**YOUR INSTRUCTIONS**
An exact retyping of every record is required.

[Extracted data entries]
· · ·

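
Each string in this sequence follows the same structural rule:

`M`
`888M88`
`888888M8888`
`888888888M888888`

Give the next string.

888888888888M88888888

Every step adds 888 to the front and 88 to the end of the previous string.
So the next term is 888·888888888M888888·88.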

· · ·

**EXERCISE SOLUTION**
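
Each string in this sequence follows the same structural rule:

`M`
`888M88`
`888888M8888`
`888888888M888888`

Give the next string.

888888888888M88888888

Every step adds 888 to the front and 88 to the end of the previous string.
So the next term is 888·888888888M888888·88.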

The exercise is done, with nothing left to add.